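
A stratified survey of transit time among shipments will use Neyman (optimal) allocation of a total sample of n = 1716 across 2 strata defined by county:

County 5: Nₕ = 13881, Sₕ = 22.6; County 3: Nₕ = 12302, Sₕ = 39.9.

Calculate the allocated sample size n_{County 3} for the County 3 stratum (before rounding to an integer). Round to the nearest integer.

1047

Neyman allocation: nₕ = n·NₕSₕ / Σⱼ NⱼSⱼ.
Σ NⱼSⱼ = 13881·22.6 + 12302·39.9 = 804560.4.
n_{County 3} = 1716·12302·39.9 / 804560.4 = 1047.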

++++++++

Required work:
Reproduce, word for word, all of the entries above.

Answer section:
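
A stratified survey of transit time among shipments will use Neyman (optimal) allocation of a total sample of n = 1716 across 2 strata defined by county:

County 5: Nₕ = 13881, Sₕ = 22.6; County 3: Nₕ = 12302, Sₕ = 39.9.

Calculate the allocated sample size n_{County 3} for the County 3 stratum (before rounding to an integer). Round to the nearest integer.

1047

Neyman allocation: nₕ = n·NₕSₕ / Σⱼ NⱼSⱼ.
Σ NⱼSⱼ = 13881·22.6 + 12302·39.9 = 804560.4.
n_{County 3} = 1716·12302·39.9 / 804560.4 = 1047.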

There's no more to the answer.